**Data section**
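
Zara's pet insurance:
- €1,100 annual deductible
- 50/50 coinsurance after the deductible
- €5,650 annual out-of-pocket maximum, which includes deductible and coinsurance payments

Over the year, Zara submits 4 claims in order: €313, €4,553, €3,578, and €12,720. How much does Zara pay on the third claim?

€1,789

Claim 1 (€313): fully absorbed by the deductible. Owner pays €313; OOP now €313.
Claim 2 (€4,553): deductible takes €787, €3,766 remains; coinsurance €3,766 × 50% = €1,883. Owner owes €2,670 (running OOP €2,983).
Claim 3 (€3,578): deductible already satisfied, so owner's share is 50% × €3,578 = €1,789. Cost to owner: €1,789. OOP to date €4,772.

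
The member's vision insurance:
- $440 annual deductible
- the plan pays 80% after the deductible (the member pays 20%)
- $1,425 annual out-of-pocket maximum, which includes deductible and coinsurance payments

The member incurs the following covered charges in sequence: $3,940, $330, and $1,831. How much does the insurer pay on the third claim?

$1,612

Bill 1, $3,940: deductible takes $440, $3,500 remains; 20% of $3,500 = $700. Cost to member: $1,140. OOP to date $1,140. Insurer: $3,940 − $1,140 = $2,800.
Bill 2, $330: 20% coinsurance on $330 = $66. Member owes $66 (running OOP $1,206). Insurer: $330 − $66 = $264.
Bill 3, $1,831: deductible already satisfied, so member's share is 20% × $1,831 = $366.20. OOP would hit $1,572.20 > $1,425, so the cap limits the member to $1,425 − $1,206 = $219. Plan pays $1,831 − $219 = $1,612.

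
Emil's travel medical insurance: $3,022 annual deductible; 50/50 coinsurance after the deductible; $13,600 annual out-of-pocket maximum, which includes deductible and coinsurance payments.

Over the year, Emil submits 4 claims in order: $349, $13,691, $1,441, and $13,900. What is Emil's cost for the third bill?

$720.50

Claim 1 ($349): fully absorbed by the deductible. Cost to traveler: $349. OOP to date $349.
Claim 2 ($13,691): $2,673 to deductible, leaving $11,018; 50% of $11,018 = $5,509. Traveler pays $8,182; OOP now $8,531.
Claim 3 ($1,441): 50% coinsurance on $1,441 = $720.50. Cost to traveler: $720.50. OOP to date $9,251.50.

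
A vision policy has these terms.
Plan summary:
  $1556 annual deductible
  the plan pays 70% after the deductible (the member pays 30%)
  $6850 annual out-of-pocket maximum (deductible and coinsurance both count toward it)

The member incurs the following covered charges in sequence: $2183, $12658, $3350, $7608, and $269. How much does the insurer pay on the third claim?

$2345

Claim 1 ($2183): $1556 to deductible, leaving $627; member's 30% is $188.10. Member owes $1744.10 (running OOP $1744.10). Plan pays $2183 − $1744.10 = $438.90.
Claim 2 ($12658): deductible met; 30% of $12658 = $3797.40. Cost to member: $3797.40. OOP to date $5541.50. Plan pays $12658 − $3797.40 = $8860.60.
Claim 3 ($3350): 30% coinsurance on $3350 = $1005. Member owes $1005 (running OOP $6546.50). Plan pays $3350 − $1005 = $2345.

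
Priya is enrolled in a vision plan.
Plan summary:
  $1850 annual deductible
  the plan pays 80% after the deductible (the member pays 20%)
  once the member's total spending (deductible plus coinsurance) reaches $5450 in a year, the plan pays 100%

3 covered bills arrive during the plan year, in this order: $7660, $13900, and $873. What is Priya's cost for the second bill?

$2438

Bill 1, $7660: $1850 finishes the deductible; $5810 goes to coinsurance; coinsurance $5810 × 20% = $1162. Cost to member: $3012. OOP to date $3012.
Bill 2, $13900: 20% coinsurance on $13900 = $2780. OOP would hit $5792 > $5450, so the cap limits the member to $5450 − $3012 = $2438.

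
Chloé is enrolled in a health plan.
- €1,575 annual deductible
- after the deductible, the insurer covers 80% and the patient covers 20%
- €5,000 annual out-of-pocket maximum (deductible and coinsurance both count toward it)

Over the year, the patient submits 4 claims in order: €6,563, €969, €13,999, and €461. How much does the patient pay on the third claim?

€2,233.60

#1 (€6,563): deductible takes €1,575, €4,988 remains; 20% of €4,988 = €997.60. Patient pays €2,572.60; OOP now €2,572.60.
#2 (€969): 20% coinsurance on €969 = €193.80. Patient pays €193.80; OOP now €2,766.40.
#3 (€13,999): 20% coinsurance on €13,999 = €2,799.80. OOP would hit €5,566.20 > €5,000, so the cap limits the patient to €5,000 − €2,766.40 = €2,233.60.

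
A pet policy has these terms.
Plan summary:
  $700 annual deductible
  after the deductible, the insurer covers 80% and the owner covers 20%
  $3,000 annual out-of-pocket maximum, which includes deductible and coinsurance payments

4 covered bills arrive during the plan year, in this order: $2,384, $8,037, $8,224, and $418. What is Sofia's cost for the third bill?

Bill 1, $2,384: deductible takes $700, $1,684 remains; 20% of $1,684 = $336.80. Owner pays $1,036.80; OOP now $1,036.80.
Bill 2, $8,037: 20% coinsurance on $8,037 = $1,607.40. Cost to owner: $1,607.40. OOP to date $2,644.20.
Bill 3, $8,224: 20% coinsurance on $8,224 = $1,644.80. That would push OOP to $4,289, over the $3,000 cap, so owner pays $3,000 − $2,644.20 = $355.80.

$355.80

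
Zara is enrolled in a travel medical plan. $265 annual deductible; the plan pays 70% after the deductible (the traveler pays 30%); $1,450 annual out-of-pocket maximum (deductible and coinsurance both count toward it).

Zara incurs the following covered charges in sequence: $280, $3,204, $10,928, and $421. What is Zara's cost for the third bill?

Bill 1, $280: $265 finishes the deductible; $15 goes to coinsurance; 30% of $15 = $4.50. Traveler pays $269.50; OOP now $269.50.
Bill 2, $3,204: deductible already satisfied, so traveler's share is 30% × $3,204 = $961.20. Cost to traveler: $961.20. OOP to date $1,230.70.
Bill 3, $10,928: 30% coinsurance on $10,928 = $3,278.40. Adding that to $1,230.70 gives $4,509.10, past the $1,450 cap; traveler pays only $1,450 − $1,230.70 = $219.30.

$219.30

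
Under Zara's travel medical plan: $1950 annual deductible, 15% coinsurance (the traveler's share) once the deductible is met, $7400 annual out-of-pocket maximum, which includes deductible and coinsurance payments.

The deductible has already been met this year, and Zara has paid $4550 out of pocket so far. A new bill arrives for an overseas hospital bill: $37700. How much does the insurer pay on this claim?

The deductible is already satisfied, so the full bill goes to coinsurance.
Coinsurance: $37700 × 15% = $5655.
Adding $5655 to the $4550 already spent would give $10205, which exceeds the $7400 cap; the traveler pays just $7400 − $4550 = $2850.
The insurer covers the remainder: $37700 − $2850 = $34850.

$34850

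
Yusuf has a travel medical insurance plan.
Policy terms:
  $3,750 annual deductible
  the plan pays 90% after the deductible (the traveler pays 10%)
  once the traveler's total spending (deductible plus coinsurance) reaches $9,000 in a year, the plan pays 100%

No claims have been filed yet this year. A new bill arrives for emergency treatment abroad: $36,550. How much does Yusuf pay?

$7,030

Nothing has been paid toward the $3,750 deductible, so the first $3,750 of this charge is applied there.
The remaining $32,800 (= $36,550 − $3,750) moves to coinsurance.
Coinsurance: $32,800 × 10% = $3,280.
Traveler responsibility before any cap: $3,750 + $3,280 = $7,030.
Cumulative spending $0 + $7,030 = $7,030 stays under the $9,000 maximum.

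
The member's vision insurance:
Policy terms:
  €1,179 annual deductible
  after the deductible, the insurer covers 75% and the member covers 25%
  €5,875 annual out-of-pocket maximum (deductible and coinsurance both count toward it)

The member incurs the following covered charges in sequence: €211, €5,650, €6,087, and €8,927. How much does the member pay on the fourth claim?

€2,003.75

Bill 1, €211: entire amount goes to the deductible. Member owes €211 (running OOP €211).
Bill 2, €5,650: €968 finishes the deductible; €4,682 goes to coinsurance; 25% of €4,682 = €1,170.50. Member owes €2,138.50 (running OOP €2,349.50).
Bill 3, €6,087: deductible met; 25% of €6,087 = €1,521.75. Member pays €1,521.75; OOP now €3,871.25.
Bill 4, €8,927: deductible met; 25% of €8,927 = €2,231.75. Adding that to €3,871.25 gives €6,103, past the €5,875 cap; member pays only €5,875 − €3,871.25 = €2,003.75.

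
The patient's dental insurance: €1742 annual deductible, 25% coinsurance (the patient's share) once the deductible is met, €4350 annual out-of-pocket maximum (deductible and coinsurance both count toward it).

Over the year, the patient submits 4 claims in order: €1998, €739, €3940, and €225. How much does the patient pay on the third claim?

€985

Claim 1 — €1998: €1742 finishes the deductible; €256 goes to coinsurance; patient's 25% is €64. Patient owes €1806 (running OOP €1806).
Claim 2 — €739: deductible already satisfied, so patient's share is 25% × €739 = €184.75. Patient owes €184.75 (running OOP €1990.75).
Claim 3 — €3940: 25% coinsurance on €3940 = €985. Patient owes €985 (running OOP €2975.75).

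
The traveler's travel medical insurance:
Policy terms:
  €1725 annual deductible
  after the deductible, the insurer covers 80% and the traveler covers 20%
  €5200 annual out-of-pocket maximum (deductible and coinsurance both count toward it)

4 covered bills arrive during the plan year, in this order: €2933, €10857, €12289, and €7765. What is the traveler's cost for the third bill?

€1062

Bill 1, €2933: €1725 to deductible, leaving €1208; 20% of €1208 = €241.60. Traveler owes €1966.60 (running OOP €1966.60).
Bill 2, €10857: deductible already satisfied, so traveler's share is 20% × €10857 = €2171.40. Traveler owes €2171.40 (running OOP €4138).
Bill 3, €12289: deductible already satisfied, so traveler's share is 20% × €12289 = €2457.80. OOP would hit €6595.80 > €5200, so the cap limits the traveler to €5200 − €4138 = €1062.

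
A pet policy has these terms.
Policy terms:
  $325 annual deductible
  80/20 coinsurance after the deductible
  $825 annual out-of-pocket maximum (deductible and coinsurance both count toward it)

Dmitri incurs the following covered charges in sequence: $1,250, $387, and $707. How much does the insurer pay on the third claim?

Claim 1 ($1,250): $325 to deductible, leaving $925; owner's 20% is $185. Cost to owner: $510. OOP to date $510. Insurer: $1,250 − $510 = $740.
Claim 2 ($387): deductible met; 20% of $387 = $77.40. Cost to owner: $77.40. OOP to date $587.40. Plan pays $387 − $77.40 = $309.60.
Claim 3 ($707): deductible met; 20% of $707 = $141.40. Cost to owner: $141.40. OOP to date $728.80. Insurer: $707 − $141.40 = $565.60.

$565.60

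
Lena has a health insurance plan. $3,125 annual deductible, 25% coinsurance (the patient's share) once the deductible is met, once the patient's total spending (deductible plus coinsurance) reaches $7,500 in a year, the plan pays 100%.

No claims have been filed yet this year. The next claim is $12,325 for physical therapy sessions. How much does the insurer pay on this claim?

$6,900

Nothing has been paid toward the $3,125 deductible, so the first $3,125 of this charge is applied there.
That leaves $12,325 − $3,125 = $9,200 for coinsurance.
Coinsurance: $9,200 × 25% = $2,300.
Patient responsibility before any cap: $3,125 + $2,300 = $5,425.
Cumulative spending $0 + $5,425 = $5,425 stays under the $7,500 maximum.
Insurer pays the balance: $12,325 − $5,425 = $6,900.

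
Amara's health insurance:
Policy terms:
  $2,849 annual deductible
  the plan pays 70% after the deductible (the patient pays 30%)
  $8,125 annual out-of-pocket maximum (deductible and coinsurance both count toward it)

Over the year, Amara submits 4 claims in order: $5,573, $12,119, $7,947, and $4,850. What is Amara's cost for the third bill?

Claim 1 — $5,573: $2,849 to deductible, leaving $2,724; coinsurance $2,724 × 30% = $817.20. Cost to patient: $3,666.20. OOP to date $3,666.20.
Claim 2 — $12,119: deductible met; 30% of $12,119 = $3,635.70. Patient owes $3,635.70 (running OOP $7,301.90).
Claim 3 — $7,947: deductible already satisfied, so patient's share is 30% × $7,947 = $2,384.10. OOP would hit $9,686 > $8,125, so the cap limits the patient to $8,125 − $7,301.90 = $823.10.

$823.10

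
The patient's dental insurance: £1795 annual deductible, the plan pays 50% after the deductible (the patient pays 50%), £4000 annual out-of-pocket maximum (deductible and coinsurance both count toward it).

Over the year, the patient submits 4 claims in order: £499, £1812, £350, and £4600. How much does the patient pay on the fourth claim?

£1772

Claim 1 — £499: entire amount goes to the deductible. Patient pays £499; OOP now £499.
Claim 2 — £1812: £1296 to deductible, leaving £516; 50% of £516 = £258. Patient owes £1554 (running OOP £2053).
Claim 3 — £350: deductible already satisfied, so patient's share is 50% × £350 = £175. Patient pays £175; OOP now £2228.
Claim 4 — £4600: deductible met; 50% of £4600 = £2300. OOP would hit £4528 > £4000, so the cap limits the patient to £4000 − £2228 = £1772.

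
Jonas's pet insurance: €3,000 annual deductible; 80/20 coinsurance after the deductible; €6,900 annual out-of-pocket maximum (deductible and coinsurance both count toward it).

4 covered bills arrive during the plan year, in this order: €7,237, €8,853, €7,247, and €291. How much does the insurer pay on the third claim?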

**Task directions**
Please give back only the lines between the first line of the entries and the line with "- €5,650 annual", both ends included, word for word.

**Completed exercise**
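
Zara's pet insurance:
- €1,100 annual deductible
- 50/50 coinsurance after the deductible
- €5,650 annual out-of-pocket maximum, which includes deductible and coinsurance payments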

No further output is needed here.